Retype the data that follows, keeping every character the same.

[Data entries]
● ● ● ● ●

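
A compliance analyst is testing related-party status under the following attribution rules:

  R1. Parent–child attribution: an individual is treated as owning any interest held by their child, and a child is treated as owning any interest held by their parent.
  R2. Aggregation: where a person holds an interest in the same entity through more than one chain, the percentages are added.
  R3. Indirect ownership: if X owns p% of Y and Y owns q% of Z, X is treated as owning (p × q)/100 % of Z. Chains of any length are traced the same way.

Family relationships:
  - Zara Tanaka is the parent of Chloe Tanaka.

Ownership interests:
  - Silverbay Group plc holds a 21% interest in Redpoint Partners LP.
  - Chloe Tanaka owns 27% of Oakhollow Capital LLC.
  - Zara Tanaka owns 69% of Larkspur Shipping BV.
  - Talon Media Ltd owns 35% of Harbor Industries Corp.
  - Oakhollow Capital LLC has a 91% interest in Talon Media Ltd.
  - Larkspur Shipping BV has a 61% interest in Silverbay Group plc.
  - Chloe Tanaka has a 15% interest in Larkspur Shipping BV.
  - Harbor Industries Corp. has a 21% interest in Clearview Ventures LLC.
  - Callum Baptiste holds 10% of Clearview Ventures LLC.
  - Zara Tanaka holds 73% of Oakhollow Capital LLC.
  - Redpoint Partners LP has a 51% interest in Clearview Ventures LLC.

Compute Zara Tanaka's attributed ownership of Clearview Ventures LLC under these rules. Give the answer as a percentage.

By parent–child attribution (R1), Zara Tanaka is treated as also owning Chloe Tanaka's interest in Oakhollow Capital LLC, giving 73% + 27% = 100%.
By parent–child attribution (R1), Zara Tanaka is treated as also owning Chloe Tanaka's interest in Larkspur Shipping BV, giving 69% + 15% = 84%.
Chain via Oakhollow Capital LLC → Talon Media Ltd → Harbor Industries Corp. (R3): 100% × 91% × 35% × 21% = 6.6885% of Clearview Ventures LLC.
Chain via Larkspur Shipping BV → Silverbay Group plc → Redpoint Partners LP (R3): 84% × 61% × 21% × 51% = 5.487804% of Clearview Ventures LLC.
Aggregating (R2): 6.6885% + 5.487804% = 12.176304%.

12.176304%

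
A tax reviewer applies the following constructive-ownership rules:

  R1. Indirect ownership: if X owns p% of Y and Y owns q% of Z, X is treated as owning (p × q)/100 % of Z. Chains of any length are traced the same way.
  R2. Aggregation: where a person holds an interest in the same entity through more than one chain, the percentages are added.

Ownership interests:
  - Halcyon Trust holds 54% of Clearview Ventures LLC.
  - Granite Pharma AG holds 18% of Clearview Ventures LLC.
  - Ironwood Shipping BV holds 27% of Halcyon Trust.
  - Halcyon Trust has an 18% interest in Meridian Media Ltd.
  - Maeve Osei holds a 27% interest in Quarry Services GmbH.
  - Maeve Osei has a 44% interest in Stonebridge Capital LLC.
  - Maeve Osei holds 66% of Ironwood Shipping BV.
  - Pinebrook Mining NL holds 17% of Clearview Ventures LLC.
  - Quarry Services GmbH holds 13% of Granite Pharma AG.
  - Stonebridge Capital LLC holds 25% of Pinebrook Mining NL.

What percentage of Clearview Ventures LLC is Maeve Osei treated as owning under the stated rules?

12.1246%

Chain via Ironwood Shipping BV → Halcyon Trust (R1): 66% × 27% × 54% = 9.6228% of Clearview Ventures LLC.
Chain via Quarry Services GmbH → Granite Pharma AG (R1): 27% × 13% × 18% = 0.6318% of Clearview Ventures LLC.
Chain via Stonebridge Capital LLC → Pinebrook Mining NL (R1): 44% × 25% × 17% = 1.87% of Clearview Ventures LLC.
Aggregating (R2): 9.6228% + 0.6318% + 1.87% = 12.1246%.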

● ● ● ● ●

§ **Solved exercise**
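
A compliance analyst is testing related-party status under the following attribution rules:

  R1. Parent–child attribution: an individual is treated as owning any interest held by their child, and a child is treated as owning any interest held by their parent.
  R2. Aggregation: where a person holds an interest in the same entity through more than one chain, the percentages are added.
  R3. Indirect ownership: if X owns p% of Y and Y owns q% of Z, X is treated as owning (p × q)/100 % of Z. Chains of any length are traced the same way.

Family relationships:
  - Zara Tanaka is the parent of Chloe Tanaka.

Ownership interests:
  - Silverbay Group plc holds a 21% interest in Redpoint Partners LP.
  - Chloe Tanaka owns 27% of Oakhollow Capital LLC.
  - Zara Tanaka owns 69% of Larkspur Shipping BV.
  - Talon Media Ltd owns 35% of Harbor Industries Corp.
  - Oakhollow Capital LLC has a 91% interest in Talon Media Ltd.
  - Larkspur Shipping BV has a 61% interest in Silverbay Group plc.
  - Chloe Tanaka has a 15% interest in Larkspur Shipping BV.
  - Harbor Industries Corp. has a 21% interest in Clearview Ventures LLC.
  - Callum Baptiste holds 10% of Clearview Ventures LLC.
  - Zara Tanaka holds 73% of Oakhollow Capital LLC.
  - Redpoint Partners LP has a 51% interest in Clearview Ventures LLC.

Compute Zara Tanaka's attributed ownership of Clearview Ventures LLC under these rules. Give the answer as a percentage.

By parent–child attribution (R1), Zara Tanaka is treated as also owning Chloe Tanaka's interest in Oakhollow Capital LLC, giving 73% + 27% = 100%.
By parent–child attribution (R1), Zara Tanaka is treated as also owning Chloe Tanaka's interest in Larkspur Shipping BV, giving 69% + 15% = 84%.
Chain via Oakhollow Capital LLC → Talon Media Ltd → Harbor Industries Corp. (R3): 100% × 91% × 35% × 21% = 6.6885% of Clearview Ventures LLC.
Chain via Larkspur Shipping BV → Silverbay Group plc → Redpoint Partners LP (R3): 84% × 61% × 21% × 51% = 5.487804% of Clearview Ventures LLC.
Aggregating (R2): 6.6885% + 5.487804% = 12.176304%.

12.176304%

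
A tax reviewer applies the following constructive-ownership rules:

  R1. Indirect ownership: if X owns p% of Y and Y owns q% of Z, X is treated as owning (p × q)/100 % of Z. Chains of any length are traced the same way.
  R2. Aggregation: where a person holds an interest in the same entity through more than one chain, the percentages are added.

Ownership interests:
  - Halcyon Trust holds 54% of Clearview Ventures LLC.
  - Granite Pharma AG holds 18% of Clearview Ventures LLC.
  - Ironwood Shipping BV holds 27% of Halcyon Trust.
  - Halcyon Trust has an 18% interest in Meridian Media Ltd.
  - Maeve Osei holds a 27% interest in Quarry Services GmbH.
  - Maeve Osei has a 44% interest in Stonebridge Capital LLC.
  - Maeve Osei holds 66% of Ironwood Shipping BV.
  - Pinebrook Mining NL holds 17% of Clearview Ventures LLC.
  - Quarry Services GmbH holds 13% of Granite Pharma AG.
  - Stonebridge Capital LLC holds 25% of Pinebrook Mining NL.

What percentage of Clearview Ventures LLC is Maeve Osei treated as owning under the stated rules?

12.1246%

Chain via Ironwood Shipping BV → Halcyon Trust (R1): 66% × 27% × 54% = 9.6228% of Clearview Ventures LLC.
Chain via Quarry Services GmbH → Granite Pharma AG (R1): 27% × 13% × 18% = 0.6318% of Clearview Ventures LLC.
Chain via Stonebridge Capital LLC → Pinebrook Mining NL (R1): 44% × 25% × 17% = 1.87% of Clearview Ventures LLC.
Aggregating (R2): 9.6228% + 0.6318% + 1.87% = 12.1246%.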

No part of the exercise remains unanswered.